§ **THE PROBLEM**
Which of the lines below include the word "stuck"? Pull each one out.

START SUPPLIED RECORDS

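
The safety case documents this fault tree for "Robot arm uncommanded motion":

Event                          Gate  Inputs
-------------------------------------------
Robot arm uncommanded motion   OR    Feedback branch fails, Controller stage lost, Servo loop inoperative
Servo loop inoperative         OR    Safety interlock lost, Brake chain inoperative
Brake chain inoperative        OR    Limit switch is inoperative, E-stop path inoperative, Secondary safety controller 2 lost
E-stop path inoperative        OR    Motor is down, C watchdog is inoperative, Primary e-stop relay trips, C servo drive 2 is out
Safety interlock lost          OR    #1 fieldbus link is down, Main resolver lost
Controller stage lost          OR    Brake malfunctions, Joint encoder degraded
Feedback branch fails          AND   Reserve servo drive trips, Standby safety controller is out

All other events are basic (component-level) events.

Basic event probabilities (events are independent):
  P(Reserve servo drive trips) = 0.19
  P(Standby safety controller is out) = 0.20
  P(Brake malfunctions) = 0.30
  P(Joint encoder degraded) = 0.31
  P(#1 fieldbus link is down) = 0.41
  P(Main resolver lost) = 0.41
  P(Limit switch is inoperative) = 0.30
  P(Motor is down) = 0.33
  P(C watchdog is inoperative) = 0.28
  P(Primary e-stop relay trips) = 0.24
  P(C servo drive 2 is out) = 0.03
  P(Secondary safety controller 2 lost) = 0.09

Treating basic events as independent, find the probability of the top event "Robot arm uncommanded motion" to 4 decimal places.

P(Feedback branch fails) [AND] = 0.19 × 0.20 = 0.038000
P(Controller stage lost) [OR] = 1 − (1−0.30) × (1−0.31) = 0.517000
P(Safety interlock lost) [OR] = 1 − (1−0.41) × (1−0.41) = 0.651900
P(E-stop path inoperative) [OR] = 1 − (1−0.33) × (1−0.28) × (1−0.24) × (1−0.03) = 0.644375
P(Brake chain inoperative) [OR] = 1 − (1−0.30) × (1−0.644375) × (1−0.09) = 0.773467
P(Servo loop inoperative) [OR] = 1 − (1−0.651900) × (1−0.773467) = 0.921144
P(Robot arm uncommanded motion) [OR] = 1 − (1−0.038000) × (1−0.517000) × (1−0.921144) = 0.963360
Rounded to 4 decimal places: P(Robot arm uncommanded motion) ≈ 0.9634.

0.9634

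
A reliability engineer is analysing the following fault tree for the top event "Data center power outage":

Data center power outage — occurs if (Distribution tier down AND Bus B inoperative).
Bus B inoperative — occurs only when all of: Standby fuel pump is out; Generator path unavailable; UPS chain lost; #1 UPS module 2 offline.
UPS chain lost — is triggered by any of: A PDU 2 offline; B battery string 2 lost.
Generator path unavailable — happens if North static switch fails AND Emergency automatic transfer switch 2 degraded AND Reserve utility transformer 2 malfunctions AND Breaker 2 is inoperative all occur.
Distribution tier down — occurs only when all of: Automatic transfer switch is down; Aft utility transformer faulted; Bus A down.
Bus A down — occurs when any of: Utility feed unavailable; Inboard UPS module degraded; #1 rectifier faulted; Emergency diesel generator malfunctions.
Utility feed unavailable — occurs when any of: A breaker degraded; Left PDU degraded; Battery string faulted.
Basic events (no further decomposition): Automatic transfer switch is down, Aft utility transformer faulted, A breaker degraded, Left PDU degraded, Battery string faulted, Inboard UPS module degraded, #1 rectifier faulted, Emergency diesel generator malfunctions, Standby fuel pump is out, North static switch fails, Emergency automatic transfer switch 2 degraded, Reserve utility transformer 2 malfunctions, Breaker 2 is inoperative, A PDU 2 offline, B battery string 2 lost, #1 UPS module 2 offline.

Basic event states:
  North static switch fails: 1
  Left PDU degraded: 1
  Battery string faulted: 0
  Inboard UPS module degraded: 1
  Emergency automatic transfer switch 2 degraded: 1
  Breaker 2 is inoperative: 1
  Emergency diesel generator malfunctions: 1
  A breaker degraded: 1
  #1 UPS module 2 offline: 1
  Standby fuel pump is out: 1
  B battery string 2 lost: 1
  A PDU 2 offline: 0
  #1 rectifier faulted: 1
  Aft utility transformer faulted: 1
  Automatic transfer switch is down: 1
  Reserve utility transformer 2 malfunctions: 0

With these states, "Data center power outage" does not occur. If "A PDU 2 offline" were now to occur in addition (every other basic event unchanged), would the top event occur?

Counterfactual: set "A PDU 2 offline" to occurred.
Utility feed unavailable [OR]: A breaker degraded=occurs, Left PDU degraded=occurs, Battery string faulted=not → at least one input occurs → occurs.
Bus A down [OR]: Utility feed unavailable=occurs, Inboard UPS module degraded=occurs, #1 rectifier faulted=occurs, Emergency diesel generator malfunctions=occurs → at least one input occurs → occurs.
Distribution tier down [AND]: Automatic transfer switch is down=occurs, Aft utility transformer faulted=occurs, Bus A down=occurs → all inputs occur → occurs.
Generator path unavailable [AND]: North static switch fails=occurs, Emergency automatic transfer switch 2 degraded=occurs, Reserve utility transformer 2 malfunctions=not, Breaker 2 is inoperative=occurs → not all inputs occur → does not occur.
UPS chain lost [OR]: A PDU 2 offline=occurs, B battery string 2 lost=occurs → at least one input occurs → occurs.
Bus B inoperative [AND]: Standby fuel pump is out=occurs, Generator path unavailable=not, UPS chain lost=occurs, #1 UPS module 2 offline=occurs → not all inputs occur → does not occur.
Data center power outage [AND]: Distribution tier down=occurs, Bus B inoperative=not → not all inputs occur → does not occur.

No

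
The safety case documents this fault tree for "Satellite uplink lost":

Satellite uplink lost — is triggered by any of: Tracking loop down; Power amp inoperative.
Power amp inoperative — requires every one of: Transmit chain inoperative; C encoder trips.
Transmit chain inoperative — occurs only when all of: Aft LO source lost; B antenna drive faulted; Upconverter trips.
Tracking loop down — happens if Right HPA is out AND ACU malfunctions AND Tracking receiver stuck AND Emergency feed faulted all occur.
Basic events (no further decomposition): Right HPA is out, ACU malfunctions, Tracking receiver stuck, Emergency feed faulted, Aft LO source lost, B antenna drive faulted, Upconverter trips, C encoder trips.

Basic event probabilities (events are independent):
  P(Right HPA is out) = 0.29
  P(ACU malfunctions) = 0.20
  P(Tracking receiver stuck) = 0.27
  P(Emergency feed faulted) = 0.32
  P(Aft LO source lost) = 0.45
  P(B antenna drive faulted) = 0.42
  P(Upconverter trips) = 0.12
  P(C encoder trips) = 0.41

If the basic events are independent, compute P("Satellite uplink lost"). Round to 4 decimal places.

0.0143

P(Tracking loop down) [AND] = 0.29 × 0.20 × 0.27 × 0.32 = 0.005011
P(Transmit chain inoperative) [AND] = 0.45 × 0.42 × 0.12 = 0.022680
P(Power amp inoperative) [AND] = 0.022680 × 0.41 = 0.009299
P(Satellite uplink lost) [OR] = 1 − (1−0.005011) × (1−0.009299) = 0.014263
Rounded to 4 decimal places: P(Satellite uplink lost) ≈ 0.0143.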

END SUPPLIED RECORDS

§ **TASK SOLUTION**
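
Tracking loop down — happens if Right HPA is out AND ACU malfunctions AND Tracking receiver stuck AND Emergency feed faulted all occur.
Basic events (no further decomposition): Right HPA is out, ACU malfunctions, Tracking receiver stuck, Emergency feed faulted, Aft LO source lost, B antenna drive faulted, Upconverter trips, C encoder trips.
  P(Tracking receiver stuck) = 0.27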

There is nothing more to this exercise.